# WORK REQUIRED
Transcribe every record below word for word.

# RECORDS SHOWN

+===+

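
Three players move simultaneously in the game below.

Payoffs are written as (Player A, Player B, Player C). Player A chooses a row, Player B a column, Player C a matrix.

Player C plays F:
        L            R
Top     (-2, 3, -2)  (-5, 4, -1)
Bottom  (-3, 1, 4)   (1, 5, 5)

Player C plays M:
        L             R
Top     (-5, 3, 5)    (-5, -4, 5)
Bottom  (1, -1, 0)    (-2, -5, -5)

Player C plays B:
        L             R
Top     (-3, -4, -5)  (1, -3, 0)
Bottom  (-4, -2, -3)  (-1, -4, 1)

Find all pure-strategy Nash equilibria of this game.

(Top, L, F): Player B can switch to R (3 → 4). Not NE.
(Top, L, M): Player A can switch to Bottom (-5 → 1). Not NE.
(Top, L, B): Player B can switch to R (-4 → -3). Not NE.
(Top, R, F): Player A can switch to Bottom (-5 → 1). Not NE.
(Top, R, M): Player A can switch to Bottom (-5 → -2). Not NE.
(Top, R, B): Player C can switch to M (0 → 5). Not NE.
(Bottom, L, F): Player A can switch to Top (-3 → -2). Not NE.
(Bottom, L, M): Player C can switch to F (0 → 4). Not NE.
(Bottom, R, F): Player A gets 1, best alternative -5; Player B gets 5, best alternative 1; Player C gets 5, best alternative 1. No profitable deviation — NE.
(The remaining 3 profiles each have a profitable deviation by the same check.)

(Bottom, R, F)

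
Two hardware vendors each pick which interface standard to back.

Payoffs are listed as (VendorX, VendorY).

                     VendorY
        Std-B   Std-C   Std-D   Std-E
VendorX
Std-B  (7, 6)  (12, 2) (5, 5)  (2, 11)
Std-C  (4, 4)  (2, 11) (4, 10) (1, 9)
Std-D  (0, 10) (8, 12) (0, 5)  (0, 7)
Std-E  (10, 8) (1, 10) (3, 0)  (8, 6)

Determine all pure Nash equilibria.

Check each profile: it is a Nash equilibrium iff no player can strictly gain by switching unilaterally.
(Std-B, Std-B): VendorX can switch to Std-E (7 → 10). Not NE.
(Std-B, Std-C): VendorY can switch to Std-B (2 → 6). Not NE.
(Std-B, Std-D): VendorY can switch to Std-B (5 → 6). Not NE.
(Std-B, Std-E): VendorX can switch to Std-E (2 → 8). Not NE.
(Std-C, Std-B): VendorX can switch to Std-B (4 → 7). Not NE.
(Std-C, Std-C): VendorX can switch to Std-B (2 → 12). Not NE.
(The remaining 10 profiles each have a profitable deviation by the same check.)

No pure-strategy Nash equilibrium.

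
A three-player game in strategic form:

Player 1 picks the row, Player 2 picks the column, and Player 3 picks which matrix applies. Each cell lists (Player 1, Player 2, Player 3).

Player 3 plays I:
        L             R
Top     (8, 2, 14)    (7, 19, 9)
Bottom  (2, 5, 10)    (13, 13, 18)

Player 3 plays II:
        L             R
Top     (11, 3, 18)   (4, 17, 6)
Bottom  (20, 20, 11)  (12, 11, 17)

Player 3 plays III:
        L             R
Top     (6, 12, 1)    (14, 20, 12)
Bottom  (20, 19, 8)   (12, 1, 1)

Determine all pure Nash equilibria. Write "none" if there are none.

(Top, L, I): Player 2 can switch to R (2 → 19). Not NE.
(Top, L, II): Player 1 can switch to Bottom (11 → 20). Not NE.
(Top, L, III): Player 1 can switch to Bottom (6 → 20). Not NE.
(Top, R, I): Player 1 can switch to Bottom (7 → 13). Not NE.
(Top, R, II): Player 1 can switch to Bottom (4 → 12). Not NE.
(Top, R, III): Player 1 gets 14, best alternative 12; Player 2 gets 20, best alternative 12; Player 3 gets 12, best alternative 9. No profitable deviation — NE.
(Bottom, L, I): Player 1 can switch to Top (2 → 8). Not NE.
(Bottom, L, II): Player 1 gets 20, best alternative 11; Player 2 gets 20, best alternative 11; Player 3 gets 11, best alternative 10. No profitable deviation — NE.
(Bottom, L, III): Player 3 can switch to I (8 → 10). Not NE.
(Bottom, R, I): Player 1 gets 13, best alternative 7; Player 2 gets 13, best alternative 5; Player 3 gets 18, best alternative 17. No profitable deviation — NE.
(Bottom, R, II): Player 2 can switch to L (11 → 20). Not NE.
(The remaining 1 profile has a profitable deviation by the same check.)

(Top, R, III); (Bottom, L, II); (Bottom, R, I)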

+===+

# TASK RESPONSE
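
Three players move simultaneously in the game below.

Payoffs are written as (Player A, Player B, Player C). Player A chooses a row, Player B a column, Player C a matrix.

Player C plays F:
        L            R
Top     (-2, 3, -2)  (-5, 4, -1)
Bottom  (-3, 1, 4)   (1, 5, 5)

Player C plays M:
        L             R
Top     (-5, 3, 5)    (-5, -4, 5)
Bottom  (1, -1, 0)    (-2, -5, -5)

Player C plays B:
        L             R
Top     (-3, -4, -5)  (1, -3, 0)
Bottom  (-4, -2, -3)  (-1, -4, 1)

Find all pure-strategy Nash equilibria of this game.

(Top, L, F): Player B can switch to R (3 → 4). Not NE.
(Top, L, M): Player A can switch to Bottom (-5 → 1). Not NE.
(Top, L, B): Player B can switch to R (-4 → -3). Not NE.
(Top, R, F): Player A can switch to Bottom (-5 → 1). Not NE.
(Top, R, M): Player A can switch to Bottom (-5 → -2). Not NE.
(Top, R, B): Player C can switch to M (0 → 5). Not NE.
(Bottom, L, F): Player A can switch to Top (-3 → -2). Not NE.
(Bottom, L, M): Player C can switch to F (0 → 4). Not NE.
(Bottom, R, F): Player A gets 1, best alternative -5; Player B gets 5, best alternative 1; Player C gets 5, best alternative 1. No profitable deviation — NE.
(The remaining 3 profiles each have a profitable deviation by the same check.)

(Bottom, R, F)

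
Two hardware vendors each pick which interface standard to back.

Payoffs are listed as (VendorX, VendorY).

                     VendorY
        Std-B   Std-C   Std-D   Std-E
VendorX
Std-B  (7, 6)  (12, 2) (5, 5)  (2, 11)
Std-C  (4, 4)  (2, 11) (4, 10) (1, 9)
Std-D  (0, 10) (8, 12) (0, 5)  (0, 7)
Std-E  (10, 8) (1, 10) (3, 0)  (8, 6)

Determine all pure Nash equilibria.

Check each profile: it is a Nash equilibrium iff no player can strictly gain by switching unilaterally.
(Std-B, Std-B): VendorX can switch to Std-E (7 → 10). Not NE.
(Std-B, Std-C): VendorY can switch to Std-B (2 → 6). Not NE.
(Std-B, Std-D): VendorY can switch to Std-B (5 → 6). Not NE.
(Std-B, Std-E): VendorX can switch to Std-E (2 → 8). Not NE.
(Std-C, Std-B): VendorX can switch to Std-B (4 → 7). Not NE.
(Std-C, Std-C): VendorX can switch to Std-B (2 → 12). Not NE.
(The remaining 10 profiles each have a profitable deviation by the same check.)

No pure-strategy Nash equilibrium.

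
A three-player game in strategic form:

Player 1 picks the row, Player 2 picks the column, and Player 3 picks which matrix applies. Each cell lists (Player 1, Player 2, Player 3).

Player 3 plays I:
        L             R
Top     (8, 2, 14)    (7, 19, 9)
Bottom  (2, 5, 10)    (13, 13, 18)

Player 3 plays II:
        L             R
Top     (11, 3, 18)   (4, 17, 6)
Bottom  (20, 20, 11)  (12, 11, 17)

Player 3 plays III:
        L             R
Top     (6, 12, 1)    (14, 20, 12)
Bottom  (20, 19, 8)   (12, 1, 1)

Determine all pure Nash equilibria. Write "none" if there are none.

(Top, L, I): Player 2 can switch to R (2 → 19). Not NE.
(Top, L, II): Player 1 can switch to Bottom (11 → 20). Not NE.
(Top, L, III): Player 1 can switch to Bottom (6 → 20). Not NE.
(Top, R, I): Player 1 can switch to Bottom (7 → 13). Not NE.
(Top, R, II): Player 1 can switch to Bottom (4 → 12). Not NE.
(Top, R, III): Player 1 gets 14, best alternative 12; Player 2 gets 20, best alternative 12; Player 3 gets 12, best alternative 9. No profitable deviation — NE.
(Bottom, L, I): Player 1 can switch to Top (2 → 8). Not NE.
(Bottom, L, II): Player 1 gets 20, best alternative 11; Player 2 gets 20, best alternative 11; Player 3 gets 11, best alternative 10. No profitable deviation — NE.
(Bottom, L, III): Player 3 can switch to I (8 → 10). Not NE.
(Bottom, R, I): Player 1 gets 13, best alternative 7; Player 2 gets 13, best alternative 5; Player 3 gets 18, best alternative 17. No profitable deviation — NE.
(Bottom, R, II): Player 2 can switch to L (11 → 20). Not NE.
(The remaining 1 profile has a profitable deviation by the same check.)

(Top, R, III); (Bottom, L, II); (Bottom, R, I)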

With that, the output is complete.